Work task.
Transcribe, word for word and without additions, each line below from the one containing "While verifying a" through the one containing "Of 128 assignments", both ends included.

[Stored data]
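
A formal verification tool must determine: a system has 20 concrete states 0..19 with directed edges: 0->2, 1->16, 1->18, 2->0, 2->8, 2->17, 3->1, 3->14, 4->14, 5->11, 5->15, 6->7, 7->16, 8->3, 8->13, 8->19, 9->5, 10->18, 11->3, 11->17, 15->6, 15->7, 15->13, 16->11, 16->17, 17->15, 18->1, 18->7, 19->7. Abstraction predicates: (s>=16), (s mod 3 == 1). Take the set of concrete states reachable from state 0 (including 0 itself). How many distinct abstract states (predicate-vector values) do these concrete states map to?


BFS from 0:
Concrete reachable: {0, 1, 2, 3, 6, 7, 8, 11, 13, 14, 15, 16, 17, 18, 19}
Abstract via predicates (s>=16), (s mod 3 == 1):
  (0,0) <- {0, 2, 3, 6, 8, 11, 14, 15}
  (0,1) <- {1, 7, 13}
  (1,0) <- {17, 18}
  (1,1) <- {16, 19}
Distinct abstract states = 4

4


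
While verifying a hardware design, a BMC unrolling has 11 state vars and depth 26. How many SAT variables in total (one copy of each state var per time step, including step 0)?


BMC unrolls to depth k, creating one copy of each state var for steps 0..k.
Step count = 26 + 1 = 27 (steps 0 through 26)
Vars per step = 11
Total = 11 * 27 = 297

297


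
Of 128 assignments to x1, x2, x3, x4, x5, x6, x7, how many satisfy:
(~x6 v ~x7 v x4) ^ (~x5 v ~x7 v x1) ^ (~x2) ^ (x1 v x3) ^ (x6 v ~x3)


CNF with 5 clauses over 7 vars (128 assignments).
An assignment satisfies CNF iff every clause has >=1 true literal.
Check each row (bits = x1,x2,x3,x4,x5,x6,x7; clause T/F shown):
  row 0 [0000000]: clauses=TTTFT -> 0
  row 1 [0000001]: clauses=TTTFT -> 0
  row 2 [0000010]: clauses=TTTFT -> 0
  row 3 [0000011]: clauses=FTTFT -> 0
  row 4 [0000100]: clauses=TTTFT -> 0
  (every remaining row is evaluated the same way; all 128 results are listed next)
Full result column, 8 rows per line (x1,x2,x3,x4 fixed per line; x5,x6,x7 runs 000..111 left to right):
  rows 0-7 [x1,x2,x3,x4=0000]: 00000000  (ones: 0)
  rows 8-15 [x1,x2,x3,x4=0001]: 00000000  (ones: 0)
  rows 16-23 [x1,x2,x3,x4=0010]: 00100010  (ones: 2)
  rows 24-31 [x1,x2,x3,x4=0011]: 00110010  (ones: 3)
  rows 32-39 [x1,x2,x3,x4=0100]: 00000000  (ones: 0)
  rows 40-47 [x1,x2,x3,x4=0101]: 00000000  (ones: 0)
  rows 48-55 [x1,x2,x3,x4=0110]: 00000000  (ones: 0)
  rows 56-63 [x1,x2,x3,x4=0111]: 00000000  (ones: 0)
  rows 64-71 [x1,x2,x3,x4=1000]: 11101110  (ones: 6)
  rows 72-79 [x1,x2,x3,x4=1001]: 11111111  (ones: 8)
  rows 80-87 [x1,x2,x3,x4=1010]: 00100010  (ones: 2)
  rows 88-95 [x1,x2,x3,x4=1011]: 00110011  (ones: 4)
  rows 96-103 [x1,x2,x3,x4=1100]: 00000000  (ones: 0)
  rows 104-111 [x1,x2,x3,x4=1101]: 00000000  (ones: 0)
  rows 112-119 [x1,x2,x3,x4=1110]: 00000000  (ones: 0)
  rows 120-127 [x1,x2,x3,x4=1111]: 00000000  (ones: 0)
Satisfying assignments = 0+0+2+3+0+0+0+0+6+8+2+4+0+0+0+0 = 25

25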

...

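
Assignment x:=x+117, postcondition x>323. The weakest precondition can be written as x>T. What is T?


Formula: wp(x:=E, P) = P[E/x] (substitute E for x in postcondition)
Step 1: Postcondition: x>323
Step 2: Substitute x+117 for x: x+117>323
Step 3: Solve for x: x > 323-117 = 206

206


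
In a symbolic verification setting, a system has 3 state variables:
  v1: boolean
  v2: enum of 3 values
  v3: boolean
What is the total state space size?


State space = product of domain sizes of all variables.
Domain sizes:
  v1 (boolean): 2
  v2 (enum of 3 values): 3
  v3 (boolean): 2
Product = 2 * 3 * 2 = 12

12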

Completed task.
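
While verifying a hardware design, a BMC unrolling has 11 state vars and depth 26. How many SAT variables in total (one copy of each state var per time step, including step 0)?


BMC unrolls to depth k, creating one copy of each state var for steps 0..k.
Step count = 26 + 1 = 27 (steps 0 through 26)
Vars per step = 11
Total = 11 * 27 = 297

297


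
Of 128 assignments to x1, x2, x3, x4, x5, x6, x7, how many satisfy: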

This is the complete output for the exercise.